[Stored items]
*** Block opens ***
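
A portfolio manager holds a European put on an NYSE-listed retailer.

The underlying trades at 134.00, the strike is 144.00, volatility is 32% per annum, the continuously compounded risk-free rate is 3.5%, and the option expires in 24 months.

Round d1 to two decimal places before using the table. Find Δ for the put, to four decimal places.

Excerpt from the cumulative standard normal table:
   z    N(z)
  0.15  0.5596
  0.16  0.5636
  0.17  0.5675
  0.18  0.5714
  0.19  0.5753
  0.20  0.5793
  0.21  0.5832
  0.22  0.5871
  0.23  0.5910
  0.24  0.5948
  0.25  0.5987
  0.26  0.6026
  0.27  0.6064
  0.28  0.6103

σ√T = 0.32·√2 = 0.4525
d₁ = [ln(134/144) + (0.035 + 0.32²/2)·2] / 0.4525 = [-0.0720 + 0.1724] / 0.4525 = 0.2219 which rounds to 0.22
N(d₁) = N(0.22) = 0.5871
Δ_put = N(d₁) − 1 = 0.5871 − 1 = -0.4129

-0.4129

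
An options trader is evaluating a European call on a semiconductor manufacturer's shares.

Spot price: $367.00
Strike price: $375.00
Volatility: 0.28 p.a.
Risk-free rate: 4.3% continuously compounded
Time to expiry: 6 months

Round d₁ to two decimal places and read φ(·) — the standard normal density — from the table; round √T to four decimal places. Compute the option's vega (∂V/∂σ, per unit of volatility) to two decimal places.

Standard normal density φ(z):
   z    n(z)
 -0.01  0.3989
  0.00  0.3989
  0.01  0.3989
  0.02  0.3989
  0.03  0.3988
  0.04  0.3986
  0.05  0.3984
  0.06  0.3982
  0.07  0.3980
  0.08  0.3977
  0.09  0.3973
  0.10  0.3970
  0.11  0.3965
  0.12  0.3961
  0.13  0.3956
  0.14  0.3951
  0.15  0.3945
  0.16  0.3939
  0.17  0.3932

σ√T = 0.28·√0.5 = 0.1980
d₁ = [ln(367/375) + (0.043 + 0.28²/2)·0.5] / 0.1980 = [-0.0216 + 0.0411] / 0.1980 = 0.0987 → 0.10
√T = √0.5 = 0.7071
φ(d₁) = φ(0.10) = 0.3970
vega = S·φ(d₁)·√T = 367·0.3970·0.7071 = 103.0238

103.02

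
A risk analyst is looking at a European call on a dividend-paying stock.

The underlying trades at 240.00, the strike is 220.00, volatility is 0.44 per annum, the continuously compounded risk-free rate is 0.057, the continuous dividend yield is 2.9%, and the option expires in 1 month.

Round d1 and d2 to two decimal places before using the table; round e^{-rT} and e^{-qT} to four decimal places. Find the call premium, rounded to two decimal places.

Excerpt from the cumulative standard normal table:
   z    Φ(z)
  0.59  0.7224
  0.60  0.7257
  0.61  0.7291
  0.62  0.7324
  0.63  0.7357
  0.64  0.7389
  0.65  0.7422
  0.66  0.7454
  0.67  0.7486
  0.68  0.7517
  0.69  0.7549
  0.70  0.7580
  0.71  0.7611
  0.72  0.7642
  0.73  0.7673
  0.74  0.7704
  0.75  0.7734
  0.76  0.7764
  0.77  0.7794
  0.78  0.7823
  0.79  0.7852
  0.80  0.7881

24.81

T = 0.08333;  σ√T = 0.1270
d₁ = [ln(240/220) + (0.057 − 0.029 + 0.44²/2)·0.08333] / 0.1270 = [0.0870 + 0.0104] / 0.1270 = 0.7669 → 0.77
d₂ = d₁ − σ√T = 0.7669 − 0.1270 = 0.6399 → 0.64
exp(−qT) = exp(−0.029·0.08333) = 0.9976;  exp(−rT) = exp(−0.057·0.08333) = 0.9953
N(d₁) = N(0.77) = 0.7794;  N(d₂) = N(0.64) = 0.7389
C = 240·0.9976·0.7794 − 220·0.9953·0.7389 = 186.6071 − 161.7940 = 24.8131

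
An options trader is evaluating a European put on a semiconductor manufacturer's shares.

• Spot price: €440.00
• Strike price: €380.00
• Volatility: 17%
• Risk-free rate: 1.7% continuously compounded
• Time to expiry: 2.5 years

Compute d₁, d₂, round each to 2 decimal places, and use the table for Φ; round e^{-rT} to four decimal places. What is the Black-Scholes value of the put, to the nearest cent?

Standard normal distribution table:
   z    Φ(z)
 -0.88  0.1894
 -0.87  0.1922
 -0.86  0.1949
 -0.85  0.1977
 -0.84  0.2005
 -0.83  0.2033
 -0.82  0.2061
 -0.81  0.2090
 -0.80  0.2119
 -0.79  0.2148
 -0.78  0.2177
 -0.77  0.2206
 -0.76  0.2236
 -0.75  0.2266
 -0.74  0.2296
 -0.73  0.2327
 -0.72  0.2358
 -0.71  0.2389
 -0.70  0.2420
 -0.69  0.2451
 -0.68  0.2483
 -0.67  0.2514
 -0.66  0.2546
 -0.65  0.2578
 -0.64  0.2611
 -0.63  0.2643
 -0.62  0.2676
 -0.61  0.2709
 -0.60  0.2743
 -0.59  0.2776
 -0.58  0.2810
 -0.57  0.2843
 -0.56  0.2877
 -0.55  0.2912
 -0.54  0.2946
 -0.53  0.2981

€15.32

T = 2.5;  σ√T = 0.2688
d₁ = [ln(440/380) + (0.017 + 0.17²/2)·2.5] / 0.2688 = [0.1466 + 0.0786] / 0.2688 = 0.8379 → 0.84
d₂ = d₁ − σ√T = 0.8379 − 0.2688 = 0.5691 → 0.57
e^(−rT) = e^(−0.017·2.5) = 0.9584
N(−d₂) = N(-0.57) = 0.2843;  N(−d₁) = N(-0.84) = 0.2005
P = 380·0.9584·0.2843 − 440·0.2005 = 103.5398 − 88.2200 = 15.3198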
*** Block closes ***
Task to complete:
Each line containing the word "semiconductor" needs to be copied from the data above.

Task result:
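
An options trader is evaluating a European call on a semiconductor manufacturer's shares.
An options trader is evaluating a European put on a semiconductor manufacturer's shares.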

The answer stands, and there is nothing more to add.